(Stored data entries)
━━━━━━━━━━

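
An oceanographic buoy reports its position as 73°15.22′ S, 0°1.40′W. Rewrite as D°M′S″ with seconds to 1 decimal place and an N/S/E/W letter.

73°15′13.2″ S, 0°01′24.0″ W

Lat: 15.22000′ → 15′ and 0.22000 × 60 = 13.200″
Lon: 1.40000′ → 1′ and 0.40000 × 60 = 24.000″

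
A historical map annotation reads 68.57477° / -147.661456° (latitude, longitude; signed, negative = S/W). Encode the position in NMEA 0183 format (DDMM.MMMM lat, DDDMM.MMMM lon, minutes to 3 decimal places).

6834.486,N / 14739.687,W

Latitude: 68° + 0.574770 × 60 = 68° 34.48620′
Longitude is negative → W; |value| = 147.661456
λ: 147° + 0.661456 × 60 = 147° 39.68736′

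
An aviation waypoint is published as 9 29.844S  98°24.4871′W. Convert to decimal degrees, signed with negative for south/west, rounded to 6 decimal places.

-9.497400, -98.408118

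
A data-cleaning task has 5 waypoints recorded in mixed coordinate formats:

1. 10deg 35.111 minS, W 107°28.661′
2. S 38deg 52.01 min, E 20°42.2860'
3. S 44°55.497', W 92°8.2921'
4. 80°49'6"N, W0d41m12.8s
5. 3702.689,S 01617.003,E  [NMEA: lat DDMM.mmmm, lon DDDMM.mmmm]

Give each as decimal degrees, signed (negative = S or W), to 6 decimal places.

Point 1:
  Lat: 35.111′ = 0.585183°; total 10.5851833
  hemisphere S, so the sign is −
  Longitude: 107 + 28.661/60 = 107.4776833
  W ⇒ negate
Point 2:
  Lat: 38 + 52.01/60 = 38.8668333
  S → negative
  Longitude: 42.286′ = 0.704767°; total 20.7047667
  E → positive
Point 3:
  Lat: 55.497′ = 0.924950°; total 44.9249500
  S ⇒ negate
  Lon: 8.2921′ = 0.138202°; total 92.1382017
  hemisphere W, so the sign is −
Point 4:
  φ: 80° + 49/60 + 6/3600 = 80 + 0.816667 + 0.001667 = 80.8183333
  N ⇒ keep positive
  λ: 0 + 41/60 + 12.8/3600 = 0.6868889
  W ⇒ negate
Point 5:
  Lat: split at 2 digits → 37° and 2.689′; 37 + 2.689/60 = 37.0448167
  S → negative
  Longitude: split at 3 digits → 016° and 17.003′; 16 + 17.003/60 = 16.2833833
  E → positive

1. -10.585183, -107.477683
2. -38.866833, 20.704767
3. -44.924950, -92.138202
4. 80.818333, -0.686889
5. -37.044817, 16.283383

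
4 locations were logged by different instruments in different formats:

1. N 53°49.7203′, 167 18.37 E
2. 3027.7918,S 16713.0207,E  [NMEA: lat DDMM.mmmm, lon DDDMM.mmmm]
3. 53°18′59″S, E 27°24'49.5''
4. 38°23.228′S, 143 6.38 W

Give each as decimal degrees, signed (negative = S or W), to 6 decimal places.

Point 1:
  Lat: 49.7203′ = 0.828672°; total 53.8286717
  N ⇒ keep positive
  Lon: 167 + 18.37/60 = 167.3061667
  E → positive
Point 2:
  Lat: degrees = first 2 digits = 30, minutes = 27.7918; 30 + 27.7918/60 = 30.4631967
  hemisphere S, so the sign is −
  λ: degrees = first 3 digits = 167, minutes = 13.0207; 167 + 13.0207/60 = 167.2170117
  E ⇒ keep positive
Point 3:
  φ: 53 + 18/60 + 59/3600 = 53.3163889
  hemisphere S, so the sign is −
  Longitude: 24′ + 49.5″ = 24.82500′; 27 + 24.82500/60 = 27.4137500
  E ⇒ keep positive
Point 4:
  φ: 23.228′ = 0.387133°; total 38.3871333
  S ⇒ negate
  λ: 6.38′ = 0.106333°; total 143.1063333
  hemisphere W, so the sign is −

1. 53.828672, 167.306167
2. -30.463197, 167.217012
3. -53.316389, 27.413750
4. -38.387133, -143.106333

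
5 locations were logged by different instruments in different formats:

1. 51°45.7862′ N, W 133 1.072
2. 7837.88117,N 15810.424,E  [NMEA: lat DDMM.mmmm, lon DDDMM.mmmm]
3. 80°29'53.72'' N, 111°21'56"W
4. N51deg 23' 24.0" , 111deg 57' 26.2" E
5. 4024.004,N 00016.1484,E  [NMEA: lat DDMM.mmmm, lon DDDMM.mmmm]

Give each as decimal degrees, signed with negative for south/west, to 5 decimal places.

1. 51.76310, -133.01787
2. 78.63135, 158.17373
3. 80.49826, -111.36556
4. 51.39000, 111.95728
5. 40.40007, 0.26914

Point 1:
  φ: 45.7862′ = 0.763103°; total 51.763103
  N ⇒ keep positive
  Lon: 1.072′ = 0.017867°; total 133.017867
  hemisphere W, so the sign is −
Point 2:
  Lat: degrees = first 2 digits = 78, minutes = 37.88117; 78 + 37.88117/60 = 78.631353
  N → positive
  Lon: degrees = first 3 digits = 158, minutes = 10.424; 158 + 10.424/60 = 158.173733
  E → positive
Point 3:
  Latitude: 80 + 29/60 + 53.72/3600 = 80.498256
  N ⇒ keep positive
  Longitude: 111 + 21/60 + 56/3600 = 111.365556
  hemisphere W, so the sign is −
Point 4:
  Latitude: 51° + 23/60 + 24/3600 = 51 + 0.383333 + 0.006667 = 51.390000
  N → positive
  Lon: 111 + 57/60 + 26.2/3600 = 111.957278
  E ⇒ keep positive
Point 5:
  Lat: degrees = first 2 digits = 40, minutes = 24.004; 40 + 24.004/60 = 40.400067
  N ⇒ keep positive
  Lon: degrees = first 3 digits = 0, minutes = 16.1484; 0 + 16.1484/60 = 0.269140
  E → positive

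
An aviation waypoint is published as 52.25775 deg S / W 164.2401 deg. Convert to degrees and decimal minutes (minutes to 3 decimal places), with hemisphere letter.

φ: 52° + 0.257750 × 60 = 52° 15.46500′
λ: minutes = (164.240100 − 164) × 60 = 14.40600

52° 15.465′ S, 164° 14.406′ W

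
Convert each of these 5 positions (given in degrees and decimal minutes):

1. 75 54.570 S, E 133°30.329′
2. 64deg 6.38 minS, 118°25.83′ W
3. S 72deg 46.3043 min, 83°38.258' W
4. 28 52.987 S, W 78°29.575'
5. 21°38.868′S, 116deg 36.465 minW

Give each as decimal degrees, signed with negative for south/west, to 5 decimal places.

1. -75.90950, 133.50548
2. -64.10633, -118.43050
3. -72.77174, -83.63763
4. -28.88312, -78.49292
5. -21.64780, -116.60775

Point 1:
  φ: 75 + 54.57/60 = 75.909500
  S → negative
  λ: 30.329′ = 0.505483°; total 133.505483
  E → positive
Point 2:
  Latitude: 6.38′ = 0.106333°; total 64.106333
  hemisphere S, so the sign is −
  λ: 25.83′ = 0.430500°; total 118.430500
  W → negative
Point 3:
  φ: 46.3043′ = 0.771738°; total 72.771738
  S → negative
  Lon: 38.258′ = 0.637633°; total 83.637633
  W ⇒ negate
Point 4:
  Lat: 28 + 52.987/60 = 28.883117
  S ⇒ negate
  λ: 78 + 29.575/60 = 78.492917
  hemisphere W, so the sign is −
Point 5:
  Lat: 38.868′ = 0.647800°; total 21.647800
  S → negative
  Lon: 116 + 36.465/60 = 116.607750
  W → negative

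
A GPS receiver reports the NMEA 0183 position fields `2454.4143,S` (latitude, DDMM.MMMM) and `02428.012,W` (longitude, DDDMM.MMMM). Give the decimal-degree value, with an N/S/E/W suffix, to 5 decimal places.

Lat: split at 2 digits → 24° and 54.4143′; 24 + 54.4143/60 = 24.906905
Lon: degrees = first 3 digits = 24, minutes = 28.012; 24 + 28.012/60 = 24.466867

24.90691° S, 24.46687° W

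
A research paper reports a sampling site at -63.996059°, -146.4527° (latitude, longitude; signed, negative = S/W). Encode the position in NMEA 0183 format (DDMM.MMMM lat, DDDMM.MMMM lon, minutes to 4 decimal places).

6359.7635,S / 14627.1620,W

Latitude is negative → S; |value| = 63.996059
φ: 63° + 0.996059 × 60 = 63° 59.763540′
Longitude is negative → W; |value| = 146.452700
λ: minutes = (146.452700 − 146) × 60 = 27.162000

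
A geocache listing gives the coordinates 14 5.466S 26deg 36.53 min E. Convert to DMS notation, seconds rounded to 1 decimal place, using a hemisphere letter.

14°05′28.0″ S, 26°36′31.8″ E

Lat: 5.46600′ → 5′ and 0.46600 × 60 = 27.960″
λ: 36.53000′ → 36′ and 0.53000 × 60 = 31.800″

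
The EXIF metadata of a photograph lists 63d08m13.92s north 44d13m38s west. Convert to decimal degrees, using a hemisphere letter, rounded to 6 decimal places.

63.137200° N, 44.227222° W

Latitude: 8′ + 13.92″ = 8.23200′; 63 + 8.23200/60 = 63.1372000
λ: 44 + 13/60 + 38/3600 = 44.2272222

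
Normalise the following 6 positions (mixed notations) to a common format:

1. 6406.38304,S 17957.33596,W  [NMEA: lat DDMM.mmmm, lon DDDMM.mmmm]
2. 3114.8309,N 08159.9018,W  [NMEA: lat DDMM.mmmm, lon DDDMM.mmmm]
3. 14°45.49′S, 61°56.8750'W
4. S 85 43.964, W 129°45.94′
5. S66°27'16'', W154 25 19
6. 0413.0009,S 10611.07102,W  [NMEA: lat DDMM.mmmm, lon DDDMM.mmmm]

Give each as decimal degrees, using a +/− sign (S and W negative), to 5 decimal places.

Point 1:
  φ: degrees = first 2 digits = 64, minutes = 6.38304; 64 + 6.38304/60 = 64.106384
  hemisphere S, so the sign is −
  Longitude: split at 3 digits → 179° and 57.33596′; 179 + 57.33596/60 = 179.955599
  W → negative
Point 2:
  Lat: split at 2 digits → 31° and 14.8309′; 31 + 14.8309/60 = 31.247182
  N → positive
  λ: split at 3 digits → 081° and 59.9018′; 81 + 59.9018/60 = 81.998363
  W → negative
Point 3:
  Lat: 14 + 45.49/60 = 14.758167
  S → negative
  Lon: 56.875′ = 0.947917°; total 61.947917
  hemisphere W, so the sign is −
Point 4:
  φ: 43.964′ = 0.732733°; total 85.732733
  S ⇒ negate
  Lon: 129 + 45.94/60 = 129.765667
  W → negative
Point 5:
  φ: 27′ + 16″ = 27.26667′; 66 + 27.26667/60 = 66.454444
  S ⇒ negate
  λ: 154° + 25/60 + 19/3600 = 154 + 0.416667 + 0.005278 = 154.421944
  W ⇒ negate
Point 6:
  Lat: split at 2 digits → 04° and 13.0009′; 4 + 13.0009/60 = 4.216682
  hemisphere S, so the sign is −
  λ: split at 3 digits → 106° and 11.07102′; 106 + 11.07102/60 = 106.184517
  W ⇒ negate

1. -64.10638, -179.95560
2. 31.24718, -81.99836
3. -14.75817, -61.94792
4. -85.73273, -129.76567
5. -66.45444, -154.42194
6. -4.21668, -106.18452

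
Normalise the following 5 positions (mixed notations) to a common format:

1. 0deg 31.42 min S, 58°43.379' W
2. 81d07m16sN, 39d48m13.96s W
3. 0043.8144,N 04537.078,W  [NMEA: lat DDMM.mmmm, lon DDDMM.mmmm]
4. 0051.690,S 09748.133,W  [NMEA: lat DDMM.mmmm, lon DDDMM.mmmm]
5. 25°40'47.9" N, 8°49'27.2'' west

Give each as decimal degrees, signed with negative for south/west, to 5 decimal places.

1. -0.52367, -58.72298
2. 81.12111, -39.80388
3. 0.73024, -45.61797
4. -0.86150, -97.80222
5. 25.67997, -8.82422

Point 1:
  φ: 31.42′ = 0.523667°; total 0.523667
  hemisphere S, so the sign is −
  λ: 43.379′ = 0.722983°; total 58.722983
  W ⇒ negate
Point 2:
  Latitude: 81 + 7/60 + 16/3600 = 81.121111
  N ⇒ keep positive
  Longitude: 39° + 48/60 + 13.96/3600 = 39 + 0.800000 + 0.003878 = 39.803878
  hemisphere W, so the sign is −
Point 3:
  φ: split at 2 digits → 00° and 43.8144′; 0 + 43.8144/60 = 0.730240
  N ⇒ keep positive
  Lon: degrees = first 3 digits = 45, minutes = 37.078; 45 + 37.078/60 = 45.617967
  W ⇒ negate
Point 4:
  φ: degrees = first 2 digits = 0, minutes = 51.69; 0 + 51.69/60 = 0.861500
  S → negative
  λ: split at 3 digits → 097° and 48.133′; 97 + 48.133/60 = 97.802217
  W ⇒ negate
Point 5:
  φ: 25 + 40/60 + 47.9/3600 = 25.679972
  N → positive
  Longitude: 49′ + 27.2″ = 49.45333′; 8 + 49.45333/60 = 8.824222
  hemisphere W, so the sign is −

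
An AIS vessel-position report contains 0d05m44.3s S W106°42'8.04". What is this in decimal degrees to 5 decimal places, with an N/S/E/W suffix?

0.09564° S, 106.70223° W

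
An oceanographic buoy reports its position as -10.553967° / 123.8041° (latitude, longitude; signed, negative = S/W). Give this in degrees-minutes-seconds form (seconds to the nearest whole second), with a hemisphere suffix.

Latitude is negative → S; |value| = 10.553967
Lat: 0.553967 × 60 = 33.23802′ → 33′, remainder × 60 = 14.28″
λ: whole degrees 123; 48.24600′ → 48′ and 14.76″

10°33′14″ S, 123°48′15″ E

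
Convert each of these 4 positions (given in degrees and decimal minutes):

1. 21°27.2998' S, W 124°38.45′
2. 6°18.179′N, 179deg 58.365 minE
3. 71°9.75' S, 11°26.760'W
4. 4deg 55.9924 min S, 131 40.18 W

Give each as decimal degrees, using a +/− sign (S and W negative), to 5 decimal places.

Point 1:
  φ: 21 + 27.2998/60 = 21.454997
  S → negative
  λ: 124 + 38.45/60 = 124.640833
  hemisphere W, so the sign is −
Point 2:
  φ: 6 + 18.179/60 = 6.302983
  N ⇒ keep positive
  λ: 58.365′ = 0.972750°; total 179.972750
  E → positive
Point 3:
  Lat: 9.75′ = 0.162500°; total 71.162500
  S → negative
  λ: 11 + 26.76/60 = 11.446000
  W → negative
Point 4:
  Latitude: 4 + 55.9924/60 = 4.933207
  hemisphere S, so the sign is −
  Lon: 40.18′ = 0.669667°; total 131.669667
  hemisphere W, so the sign is −

1. -21.45500, -124.64083
2. 6.30298, 179.97275
3. -71.16250, -11.44600
4. -4.93321, -131.66967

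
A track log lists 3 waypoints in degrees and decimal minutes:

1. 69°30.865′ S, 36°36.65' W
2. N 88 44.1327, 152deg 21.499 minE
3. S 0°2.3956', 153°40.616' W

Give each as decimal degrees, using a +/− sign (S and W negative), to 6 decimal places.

1. -69.514417, -36.610833
2. 88.735545, 152.358317
3. -0.039927, -153.676933

Point 1:
  φ: 30.865′ = 0.514417°; total 69.5144167
  S ⇒ negate
  λ: 36 + 36.65/60 = 36.6108333
  W → negative
Point 2:
  Latitude: 88 + 44.1327/60 = 88.7355450
  N ⇒ keep positive
  Longitude: 152 + 21.499/60 = 152.3583167
  E ⇒ keep positive
Point 3:
  Latitude: 2.3956′ = 0.039927°; total 0.0399267
  S ⇒ negate
  Lon: 40.616′ = 0.676933°; total 153.6769333
  W ⇒ negate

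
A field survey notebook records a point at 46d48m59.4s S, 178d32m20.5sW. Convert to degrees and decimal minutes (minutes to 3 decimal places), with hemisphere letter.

46° 48.990′ S, 178° 32.342′ W

Latitude: 48 + 59.4/60 = 48.99000′
Longitude: seconds/60 = 0.34167; minutes = 32 + 0.34167 = 32.34167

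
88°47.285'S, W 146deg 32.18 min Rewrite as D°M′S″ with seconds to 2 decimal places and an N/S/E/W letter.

Lat: fractional minutes 0.28500 × 60 = 17.1000″
Longitude: 32.18000′ → 32′ and 0.18000 × 60 = 10.8000″

88°47′17.10″ S, 146°32′10.80″ W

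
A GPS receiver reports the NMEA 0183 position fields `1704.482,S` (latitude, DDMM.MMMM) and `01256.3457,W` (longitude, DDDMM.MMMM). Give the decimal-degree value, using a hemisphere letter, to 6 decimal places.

Lat: degrees = first 2 digits = 17, minutes = 4.482; 17 + 4.482/60 = 17.0747000
λ: split at 3 digits → 012° and 56.3457′; 12 + 56.3457/60 = 12.9390950

17.074700° S, 12.939095° W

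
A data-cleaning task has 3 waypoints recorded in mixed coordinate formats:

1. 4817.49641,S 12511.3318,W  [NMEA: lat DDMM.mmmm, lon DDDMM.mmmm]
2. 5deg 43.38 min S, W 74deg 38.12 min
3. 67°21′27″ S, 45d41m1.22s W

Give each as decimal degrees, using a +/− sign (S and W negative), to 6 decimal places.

Point 1:
  Latitude: split at 2 digits → 48° and 17.49641′; 48 + 17.49641/60 = 48.2916068
  S → negative
  λ: split at 3 digits → 125° and 11.3318′; 125 + 11.3318/60 = 125.1888633
  W → negative
Point 2:
  Latitude: 5 + 43.38/60 = 5.7230000
  S ⇒ negate
  Longitude: 38.12′ = 0.635333°; total 74.6353333
  W → negative
Point 3:
  φ: 67° + 21/60 + 27/3600 = 67 + 0.350000 + 0.007500 = 67.3575000
  hemisphere S, so the sign is −
  Lon: 41′ + 1.22″ = 41.02033′; 45 + 41.02033/60 = 45.6836722
  W ⇒ negate

1. -48.291607, -125.188863
2. -5.723000, -74.635333
3. -67.357500, -45.683672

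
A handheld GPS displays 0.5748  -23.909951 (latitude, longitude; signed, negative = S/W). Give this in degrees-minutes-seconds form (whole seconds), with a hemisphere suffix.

φ: 0.574800° → 34.48800′; 0.48800 × 60 = 29.28″
Longitude is negative → W; |value| = 23.909951
Lon: 0.909951 × 60 = 54.59706′ → 54′, remainder × 60 = 35.82″

0°34′29″ N, 23°54′36″ W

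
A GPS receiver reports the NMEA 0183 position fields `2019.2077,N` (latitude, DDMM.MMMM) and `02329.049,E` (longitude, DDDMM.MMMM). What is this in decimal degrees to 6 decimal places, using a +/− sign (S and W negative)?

Lat: split at 2 digits → 20° and 19.2077′; 20 + 19.2077/60 = 20.3201283
N ⇒ keep positive
λ: degrees = first 3 digits = 23, minutes = 29.049; 23 + 29.049/60 = 23.4841500
E → positive

20.320128, 23.484150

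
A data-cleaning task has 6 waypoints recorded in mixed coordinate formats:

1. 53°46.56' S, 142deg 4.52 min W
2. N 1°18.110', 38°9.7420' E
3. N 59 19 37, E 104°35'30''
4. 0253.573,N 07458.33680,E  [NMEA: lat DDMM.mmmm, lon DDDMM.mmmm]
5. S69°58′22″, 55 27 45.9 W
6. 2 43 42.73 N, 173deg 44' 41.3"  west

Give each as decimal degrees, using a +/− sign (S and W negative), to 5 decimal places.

1. -53.77600, -142.07533
2. 1.30183, 38.16237
3. 59.32694, 104.59167
4. 2.89288, 74.97228
5. -69.97278, -55.46275
6. 2.72854, -173.74481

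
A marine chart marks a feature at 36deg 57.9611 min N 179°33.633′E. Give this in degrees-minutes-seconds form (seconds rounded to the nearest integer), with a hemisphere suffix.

36°57′58″ N, 179°33′38″ E

φ: fractional minutes 0.96110 × 60 = 57.67″
λ: fractional minutes 0.63300 × 60 = 37.98″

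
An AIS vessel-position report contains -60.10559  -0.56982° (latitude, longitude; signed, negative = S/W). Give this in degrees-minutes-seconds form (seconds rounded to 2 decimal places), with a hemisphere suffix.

Latitude is negative → S; |value| = 60.105590
Latitude: 0.105590° → 6.33540′; 0.33540 × 60 = 20.1240″
Longitude is negative → W; |value| = 0.569820
λ: 0.569820 × 60 = 34.18920′ → 34′, remainder × 60 = 11.3520″

60°06′20.12″ S, 0°34′11.35″ W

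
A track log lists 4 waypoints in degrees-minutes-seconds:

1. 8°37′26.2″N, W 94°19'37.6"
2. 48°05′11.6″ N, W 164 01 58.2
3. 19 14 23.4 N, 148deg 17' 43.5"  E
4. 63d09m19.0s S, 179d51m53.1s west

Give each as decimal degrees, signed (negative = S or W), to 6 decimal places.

1. 8.623944, -94.327111
2. 48.086556, -164.032833
3. 19.239833, 148.295417
4. -63.155278, -179.864750

Point 1:
  Latitude: 37′ + 26.2″ = 37.43667′; 8 + 37.43667/60 = 8.6239444
  N ⇒ keep positive
  Lon: 94 + 19/60 + 37.6/3600 = 94.3271111
  W ⇒ negate
Point 2:
  Latitude: 5′ + 11.6″ = 5.19333′; 48 + 5.19333/60 = 48.0865556
  N ⇒ keep positive
  Lon: 1′ + 58.2″ = 1.97000′; 164 + 1.97000/60 = 164.0328333
  hemisphere W, so the sign is −
Point 3:
  φ: 14′ + 23.4″ = 14.39000′; 19 + 14.39000/60 = 19.2398333
  N ⇒ keep positive
  Lon: 17′ + 43.5″ = 17.72500′; 148 + 17.72500/60 = 148.2954167
  E → positive
Point 4:
  φ: 9′ + 19″ = 9.31667′; 63 + 9.31667/60 = 63.1552778
  hemisphere S, so the sign is −
  λ: 179° + 51/60 + 53.1/3600 = 179 + 0.850000 + 0.014750 = 179.8647500
  W ⇒ negate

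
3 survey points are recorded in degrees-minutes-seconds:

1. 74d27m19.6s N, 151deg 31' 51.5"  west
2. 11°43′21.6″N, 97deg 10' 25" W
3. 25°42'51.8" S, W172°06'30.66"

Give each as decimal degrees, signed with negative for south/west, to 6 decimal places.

Point 1:
  Latitude: 74° + 27/60 + 19.6/3600 = 74 + 0.450000 + 0.005444 = 74.4554444
  N ⇒ keep positive
  Longitude: 151° + 31/60 + 51.5/3600 = 151 + 0.516667 + 0.014306 = 151.5309722
  hemisphere W, so the sign is −
Point 2:
  φ: 11 + 43/60 + 21.6/3600 = 11.7226667
  N → positive
  Lon: 97 + 10/60 + 25/3600 = 97.1736111
  W → negative
Point 3:
  Latitude: 25 + 42/60 + 51.8/3600 = 25.7143889
  hemisphere S, so the sign is −
  Longitude: 172° + 6/60 + 30.66/3600 = 172 + 0.100000 + 0.008517 = 172.1085167
  hemisphere W, so the sign is −

1. 74.455444, -151.530972
2. 11.722667, -97.173611
3. -25.714389, -172.108517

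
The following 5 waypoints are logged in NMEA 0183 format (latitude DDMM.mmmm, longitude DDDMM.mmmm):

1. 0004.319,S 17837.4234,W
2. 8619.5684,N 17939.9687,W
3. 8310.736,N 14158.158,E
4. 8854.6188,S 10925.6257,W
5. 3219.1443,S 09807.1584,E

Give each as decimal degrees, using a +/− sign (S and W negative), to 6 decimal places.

1. -0.071983, -178.623723
2. 86.326140, -179.666145
3. 83.178933, 141.969300
4. -88.910313, -109.427095
5. -32.319072, 98.119307

Point 1:
  Latitude: degrees = first 2 digits = 0, minutes = 4.319; 0 + 4.319/60 = 0.0719833
  S ⇒ negate
  λ: split at 3 digits → 178° and 37.4234′; 178 + 37.4234/60 = 178.6237233
  hemisphere W, so the sign is −
Point 2:
  φ: split at 2 digits → 86° and 19.5684′; 86 + 19.5684/60 = 86.3261400
  N → positive
  Longitude: split at 3 digits → 179° and 39.9687′; 179 + 39.9687/60 = 179.6661450
  W ⇒ negate
Point 3:
  Lat: degrees = first 2 digits = 83, minutes = 10.736; 83 + 10.736/60 = 83.1789333
  N → positive
  Lon: degrees = first 3 digits = 141, minutes = 58.158; 141 + 58.158/60 = 141.9693000
  E → positive
Point 4:
  Lat: degrees = first 2 digits = 88, minutes = 54.6188; 88 + 54.6188/60 = 88.9103133
  hemisphere S, so the sign is −
  λ: degrees = first 3 digits = 109, minutes = 25.6257; 109 + 25.6257/60 = 109.4270950
  W → negative
Point 5:
  Lat: degrees = first 2 digits = 32, minutes = 19.1443; 32 + 19.1443/60 = 32.3190717
  S ⇒ negate
  Lon: degrees = first 3 digits = 98, minutes = 7.1584; 98 + 7.1584/60 = 98.1193067
  E ⇒ keep positive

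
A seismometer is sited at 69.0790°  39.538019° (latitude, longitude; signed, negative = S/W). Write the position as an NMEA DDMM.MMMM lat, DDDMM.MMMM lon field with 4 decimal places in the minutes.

Latitude: minutes = (69.079000 − 69) × 60 = 4.740000
Longitude: 39° + 0.538019 × 60 = 39° 32.281140′

6904.7400,N / 03932.2811,E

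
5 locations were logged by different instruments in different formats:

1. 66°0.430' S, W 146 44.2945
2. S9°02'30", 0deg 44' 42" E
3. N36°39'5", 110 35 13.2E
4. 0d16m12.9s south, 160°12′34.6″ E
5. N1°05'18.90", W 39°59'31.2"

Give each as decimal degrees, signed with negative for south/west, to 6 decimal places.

1. -66.007167, -146.738242
2. -9.041667, 0.745000
3. 36.651389, 110.587000
4. -0.270250, 160.209611
5. 1.088583, -39.992000

Point 1:
  Latitude: 66 + 0.43/60 = 66.0071667
  hemisphere S, so the sign is −
  λ: 146 + 44.2945/60 = 146.7382417
  W ⇒ negate
Point 2:
  Lat: 9 + 2/60 + 30/3600 = 9.0416667
  hemisphere S, so the sign is −
  λ: 44′ + 42″ = 44.70000′; 0 + 44.70000/60 = 0.7450000
  E ⇒ keep positive
Point 3:
  Lat: 36 + 39/60 + 5/3600 = 36.6513889
  N → positive
  Lon: 110 + 35/60 + 13.2/3600 = 110.5870000
  E ⇒ keep positive
Point 4:
  Lat: 16′ + 12.9″ = 16.21500′; 0 + 16.21500/60 = 0.2702500
  S ⇒ negate
  λ: 12′ + 34.6″ = 12.57667′; 160 + 12.57667/60 = 160.2096111
  E ⇒ keep positive
Point 5:
  Latitude: 1 + 5/60 + 18.9/3600 = 1.0885833
  N → positive
  Lon: 59′ + 31.2″ = 59.52000′; 39 + 59.52000/60 = 39.9920000
  W ⇒ negate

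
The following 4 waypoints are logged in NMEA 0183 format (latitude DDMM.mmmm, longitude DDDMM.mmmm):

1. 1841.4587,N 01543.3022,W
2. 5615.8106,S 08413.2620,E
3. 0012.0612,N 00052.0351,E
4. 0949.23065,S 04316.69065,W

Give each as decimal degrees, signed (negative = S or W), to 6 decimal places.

1. 18.690978, -15.721703
2. -56.263510, 84.221033
3. 0.201020, 0.867252
4. -9.820511, -43.278178

Point 1:
  Latitude: degrees = first 2 digits = 18, minutes = 41.4587; 18 + 41.4587/60 = 18.6909783
  N ⇒ keep positive
  λ: degrees = first 3 digits = 15, minutes = 43.3022; 15 + 43.3022/60 = 15.7217033
  W → negative
Point 2:
  Latitude: split at 2 digits → 56° and 15.8106′; 56 + 15.8106/60 = 56.2635100
  hemisphere S, so the sign is −
  λ: degrees = first 3 digits = 84, minutes = 13.262; 84 + 13.262/60 = 84.2210333
  E → positive
Point 3:
  Latitude: split at 2 digits → 00° and 12.0612′; 0 + 12.0612/60 = 0.2010200
  N → positive
  λ: degrees = first 3 digits = 0, minutes = 52.0351; 0 + 52.0351/60 = 0.8672517
  E ⇒ keep positive
Point 4:
  Lat: split at 2 digits → 09° and 49.23065′; 9 + 49.23065/60 = 9.8205108
  S → negative
  λ: split at 3 digits → 043° and 16.69065′; 43 + 16.69065/60 = 43.2781775
  W ⇒ negate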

━━━━━━━━━━

- _What you will do_: Wherever the string "mixed" appears in a line above, copy that line.

- _Answer for the task_:
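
A data-cleaning task has 5 waypoints recorded in mixed coordinate formats:
Normalise the following 6 positions (mixed notations) to a common format:
Normalise the following 5 positions (mixed notations) to a common format:
A data-cleaning task has 3 waypoints recorded in mixed coordinate formats:
A data-cleaning task has 6 waypoints recorded in mixed coordinate formats: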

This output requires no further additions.